Problem requirements: Word for word, reproduce every line of the data.
*** Data for the task
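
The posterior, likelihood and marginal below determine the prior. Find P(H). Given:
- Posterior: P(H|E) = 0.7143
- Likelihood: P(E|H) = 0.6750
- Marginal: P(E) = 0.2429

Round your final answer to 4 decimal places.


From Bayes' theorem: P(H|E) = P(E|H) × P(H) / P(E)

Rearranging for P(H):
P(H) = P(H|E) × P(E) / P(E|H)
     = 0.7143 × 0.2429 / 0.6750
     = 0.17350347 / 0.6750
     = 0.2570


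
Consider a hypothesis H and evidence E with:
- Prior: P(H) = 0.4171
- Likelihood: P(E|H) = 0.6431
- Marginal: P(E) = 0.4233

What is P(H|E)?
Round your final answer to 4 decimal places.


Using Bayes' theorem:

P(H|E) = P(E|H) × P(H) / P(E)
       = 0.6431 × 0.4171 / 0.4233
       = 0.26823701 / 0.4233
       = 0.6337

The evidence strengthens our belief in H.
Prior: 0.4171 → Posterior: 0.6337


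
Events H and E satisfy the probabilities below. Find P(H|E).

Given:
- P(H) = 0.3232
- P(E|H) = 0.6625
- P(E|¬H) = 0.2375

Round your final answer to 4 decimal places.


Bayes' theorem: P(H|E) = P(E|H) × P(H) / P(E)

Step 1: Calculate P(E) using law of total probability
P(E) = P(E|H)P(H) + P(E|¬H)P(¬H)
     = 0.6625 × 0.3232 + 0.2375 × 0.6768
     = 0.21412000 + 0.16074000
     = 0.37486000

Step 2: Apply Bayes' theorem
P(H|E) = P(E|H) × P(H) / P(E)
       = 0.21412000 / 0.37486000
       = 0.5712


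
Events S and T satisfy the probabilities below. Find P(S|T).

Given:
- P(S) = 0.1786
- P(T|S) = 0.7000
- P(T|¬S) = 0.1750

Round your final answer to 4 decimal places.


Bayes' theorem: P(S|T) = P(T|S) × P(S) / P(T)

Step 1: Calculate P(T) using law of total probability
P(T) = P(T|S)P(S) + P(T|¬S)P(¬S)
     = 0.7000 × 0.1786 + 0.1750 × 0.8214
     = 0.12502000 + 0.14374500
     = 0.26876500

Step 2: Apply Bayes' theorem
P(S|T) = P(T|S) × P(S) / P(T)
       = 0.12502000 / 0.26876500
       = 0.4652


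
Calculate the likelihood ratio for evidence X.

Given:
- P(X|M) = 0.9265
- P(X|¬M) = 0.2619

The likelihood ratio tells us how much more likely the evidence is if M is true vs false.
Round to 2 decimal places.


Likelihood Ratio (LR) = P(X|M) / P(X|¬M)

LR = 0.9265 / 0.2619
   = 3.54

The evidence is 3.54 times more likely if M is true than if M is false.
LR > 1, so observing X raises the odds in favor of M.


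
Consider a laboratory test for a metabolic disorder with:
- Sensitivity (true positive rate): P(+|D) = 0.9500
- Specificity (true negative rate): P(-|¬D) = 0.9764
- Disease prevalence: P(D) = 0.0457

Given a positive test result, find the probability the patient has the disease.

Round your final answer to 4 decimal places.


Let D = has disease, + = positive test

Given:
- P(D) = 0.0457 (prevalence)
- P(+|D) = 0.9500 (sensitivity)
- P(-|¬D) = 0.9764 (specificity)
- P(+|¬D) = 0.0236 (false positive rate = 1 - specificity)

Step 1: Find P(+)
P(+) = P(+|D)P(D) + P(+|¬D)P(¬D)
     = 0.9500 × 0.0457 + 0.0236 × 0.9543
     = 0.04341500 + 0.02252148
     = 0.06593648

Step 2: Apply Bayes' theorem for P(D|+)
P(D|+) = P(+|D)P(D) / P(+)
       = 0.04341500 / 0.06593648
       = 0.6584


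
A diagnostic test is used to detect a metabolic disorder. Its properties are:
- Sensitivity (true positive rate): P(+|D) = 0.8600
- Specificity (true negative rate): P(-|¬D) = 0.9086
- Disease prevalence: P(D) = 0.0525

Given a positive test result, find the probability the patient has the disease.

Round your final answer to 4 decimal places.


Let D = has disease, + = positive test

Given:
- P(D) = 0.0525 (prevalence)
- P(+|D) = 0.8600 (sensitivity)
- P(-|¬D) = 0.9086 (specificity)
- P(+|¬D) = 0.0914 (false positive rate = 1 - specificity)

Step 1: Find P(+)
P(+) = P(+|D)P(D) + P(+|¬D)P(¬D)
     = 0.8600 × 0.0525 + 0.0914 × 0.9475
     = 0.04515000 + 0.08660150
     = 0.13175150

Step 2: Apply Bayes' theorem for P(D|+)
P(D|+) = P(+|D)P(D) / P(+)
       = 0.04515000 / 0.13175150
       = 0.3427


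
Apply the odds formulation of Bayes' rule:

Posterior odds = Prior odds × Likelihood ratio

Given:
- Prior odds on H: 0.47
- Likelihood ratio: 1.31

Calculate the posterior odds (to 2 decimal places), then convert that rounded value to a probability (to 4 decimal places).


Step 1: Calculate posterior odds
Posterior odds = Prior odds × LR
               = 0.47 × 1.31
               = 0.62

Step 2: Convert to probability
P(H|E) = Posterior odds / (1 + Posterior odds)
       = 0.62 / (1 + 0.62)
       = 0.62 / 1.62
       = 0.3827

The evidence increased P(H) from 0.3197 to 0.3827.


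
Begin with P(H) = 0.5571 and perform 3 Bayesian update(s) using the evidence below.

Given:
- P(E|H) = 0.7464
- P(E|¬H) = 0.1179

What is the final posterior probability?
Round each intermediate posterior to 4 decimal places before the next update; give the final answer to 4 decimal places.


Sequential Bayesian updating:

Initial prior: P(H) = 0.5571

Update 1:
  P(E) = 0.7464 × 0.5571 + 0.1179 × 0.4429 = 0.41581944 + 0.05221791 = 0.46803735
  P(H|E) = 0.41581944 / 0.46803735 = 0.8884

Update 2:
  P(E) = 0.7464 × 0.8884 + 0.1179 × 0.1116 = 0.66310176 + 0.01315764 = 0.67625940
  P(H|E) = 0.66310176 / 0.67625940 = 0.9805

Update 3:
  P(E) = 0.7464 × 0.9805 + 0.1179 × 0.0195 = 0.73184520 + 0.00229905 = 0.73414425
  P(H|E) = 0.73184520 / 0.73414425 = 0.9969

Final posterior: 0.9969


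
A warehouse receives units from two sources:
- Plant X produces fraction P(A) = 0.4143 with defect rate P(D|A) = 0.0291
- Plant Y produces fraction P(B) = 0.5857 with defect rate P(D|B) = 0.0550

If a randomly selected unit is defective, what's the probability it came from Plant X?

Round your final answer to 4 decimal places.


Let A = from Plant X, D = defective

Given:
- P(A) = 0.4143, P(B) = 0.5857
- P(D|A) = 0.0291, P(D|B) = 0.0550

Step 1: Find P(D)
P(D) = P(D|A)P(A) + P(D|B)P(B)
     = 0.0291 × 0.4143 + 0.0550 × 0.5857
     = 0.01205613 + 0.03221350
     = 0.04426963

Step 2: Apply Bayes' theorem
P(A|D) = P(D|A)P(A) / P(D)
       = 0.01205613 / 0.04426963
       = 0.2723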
******
Response to this task:
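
The posterior, likelihood and marginal below determine the prior. Find P(H). Given:
- Posterior: P(H|E) = 0.7143
- Likelihood: P(E|H) = 0.6750
- Marginal: P(E) = 0.2429

Round your final answer to 4 decimal places.


From Bayes' theorem: P(H|E) = P(E|H) × P(H) / P(E)

Rearranging for P(H):
P(H) = P(H|E) × P(E) / P(E|H)
     = 0.7143 × 0.2429 / 0.6750
     = 0.17350347 / 0.6750
     = 0.2570


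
Consider a hypothesis H and evidence E with:
- Prior: P(H) = 0.4171
- Likelihood: P(E|H) = 0.6431
- Marginal: P(E) = 0.4233

What is P(H|E)?
Round your final answer to 4 decimal places.


Using Bayes' theorem:

P(H|E) = P(E|H) × P(H) / P(E)
       = 0.6431 × 0.4171 / 0.4233
       = 0.26823701 / 0.4233
       = 0.6337

The evidence strengthens our belief in H.
Prior: 0.4171 → Posterior: 0.6337


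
Events H and E satisfy the probabilities below. Find P(H|E).

Given:
- P(H) = 0.3232
- P(E|H) = 0.6625
- P(E|¬H) = 0.2375

Round your final answer to 4 decimal places.


Bayes' theorem: P(H|E) = P(E|H) × P(H) / P(E)

Step 1: Calculate P(E) using law of total probability
P(E) = P(E|H)P(H) + P(E|¬H)P(¬H)
     = 0.6625 × 0.3232 + 0.2375 × 0.6768
     = 0.21412000 + 0.16074000
     = 0.37486000

Step 2: Apply Bayes' theorem
P(H|E) = P(E|H) × P(H) / P(E)
       = 0.21412000 / 0.37486000
       = 0.5712


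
Events S and T satisfy the probabilities below. Find P(S|T).

Given:
- P(S) = 0.1786
- P(T|S) = 0.7000
- P(T|¬S) = 0.1750

Round your final answer to 4 decimal places.


Bayes' theorem: P(S|T) = P(T|S) × P(S) / P(T)

Step 1: Calculate P(T) using law of total probability
P(T) = P(T|S)P(S) + P(T|¬S)P(¬S)
     = 0.7000 × 0.1786 + 0.1750 × 0.8214
     = 0.12502000 + 0.14374500
     = 0.26876500

Step 2: Apply Bayes' theorem
P(S|T) = P(T|S) × P(S) / P(T)
       = 0.12502000 / 0.26876500
       = 0.4652


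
Calculate the likelihood ratio for evidence X.

Given:
- P(X|M) = 0.9265
- P(X|¬M) = 0.2619

The likelihood ratio tells us how much more likely the evidence is if M is true vs false.
Round to 2 decimal places.


Likelihood Ratio (LR) = P(X|M) / P(X|¬M)

LR = 0.9265 / 0.2619
   = 3.54

The evidence is 3.54 times more likely if M is true than if M is false.
LR > 1, so observing X raises the odds in favor of M.


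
Consider a laboratory test for a metabolic disorder with:
- Sensitivity (true positive rate): P(+|D) = 0.9500
- Specificity (true negative rate): P(-|¬D) = 0.9764
- Disease prevalence: P(D) = 0.0457

Given a positive test result, find the probability the patient has the disease.

Round your final answer to 4 decimal places.


Let D = has disease, + = positive test

Given:
- P(D) = 0.0457 (prevalence)
- P(+|D) = 0.9500 (sensitivity)
- P(-|¬D) = 0.9764 (specificity)
- P(+|¬D) = 0.0236 (false positive rate = 1 - specificity)

Step 1: Find P(+)
P(+) = P(+|D)P(D) + P(+|¬D)P(¬D)
     = 0.9500 × 0.0457 + 0.0236 × 0.9543
     = 0.04341500 + 0.02252148
     = 0.06593648

Step 2: Apply Bayes' theorem for P(D|+)
P(D|+) = P(+|D)P(D) / P(+)
       = 0.04341500 / 0.06593648
       = 0.6584


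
A diagnostic test is used to detect a metabolic disorder. Its properties are:
- Sensitivity (true positive rate): P(+|D) = 0.8600
- Specificity (true negative rate): P(-|¬D) = 0.9086
- Disease prevalence: P(D) = 0.0525

Given a positive test result, find the probability the patient has the disease.

Round your final answer to 4 decimal places.


Let D = has disease, + = positive test

Given:
- P(D) = 0.0525 (prevalence)
- P(+|D) = 0.8600 (sensitivity)
- P(-|¬D) = 0.9086 (specificity)
- P(+|¬D) = 0.0914 (false positive rate = 1 - specificity)

Step 1: Find P(+)
P(+) = P(+|D)P(D) + P(+|¬D)P(¬D)
     = 0.8600 × 0.0525 + 0.0914 × 0.9475
     = 0.04515000 + 0.08660150
     = 0.13175150

Step 2: Apply Bayes' theorem for P(D|+)
P(D|+) = P(+|D)P(D) / P(+)
       = 0.04515000 / 0.13175150
       = 0.3427


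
Apply the odds formulation of Bayes' rule:

Posterior odds = Prior odds × Likelihood ratio

Given:
- Prior odds on H: 0.47
- Likelihood ratio: 1.31

Calculate the posterior odds (to 2 decimal places), then convert that rounded value to a probability (to 4 decimal places).


Step 1: Calculate posterior odds
Posterior odds = Prior odds × LR
               = 0.47 × 1.31
               = 0.62

Step 2: Convert to probability
P(H|E) = Posterior odds / (1 + Posterior odds)
       = 0.62 / (1 + 0.62)
       = 0.62 / 1.62
       = 0.3827

The evidence increased P(H) from 0.3197 to 0.3827.


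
Begin with P(H) = 0.5571 and perform 3 Bayesian update(s) using the evidence below.

Given:
- P(E|H) = 0.7464
- P(E|¬H) = 0.1179

What is the final posterior probability?
Round each intermediate posterior to 4 decimal places before the next update; give the final answer to 4 decimal places.


Sequential Bayesian updating:

Initial prior: P(H) = 0.5571

Update 1:
  P(E) = 0.7464 × 0.5571 + 0.1179 × 0.4429 = 0.41581944 + 0.05221791 = 0.46803735
  P(H|E) = 0.41581944 / 0.46803735 = 0.8884

Update 2:
  P(E) = 0.7464 × 0.8884 + 0.1179 × 0.1116 = 0.66310176 + 0.01315764 = 0.67625940
  P(H|E) = 0.66310176 / 0.67625940 = 0.9805

Update 3:
  P(E) = 0.7464 × 0.9805 + 0.1179 × 0.0195 = 0.73184520 + 0.00229905 = 0.73414425
  P(H|E) = 0.73184520 / 0.73414425 = 0.9969

Final posterior: 0.9969


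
A warehouse receives units from two sources:
- Plant X produces fraction P(A) = 0.4143 with defect rate P(D|A) = 0.0291
- Plant Y produces fraction P(B) = 0.5857 with defect rate P(D|B) = 0.0550

If a randomly selected unit is defective, what's the probability it came from Plant X?

Round your final answer to 4 decimal places.


Let A = from Plant X, D = defective

Given:
- P(A) = 0.4143, P(B) = 0.5857
- P(D|A) = 0.0291, P(D|B) = 0.0550

Step 1: Find P(D)
P(D) = P(D|A)P(A) + P(D|B)P(B)
     = 0.0291 × 0.4143 + 0.0550 × 0.5857
     = 0.01205613 + 0.03221350
     = 0.04426963

Step 2: Apply Bayes' theorem
P(A|D) = P(D|A)P(A) / P(D)
       = 0.01205613 / 0.04426963
       = 0.2723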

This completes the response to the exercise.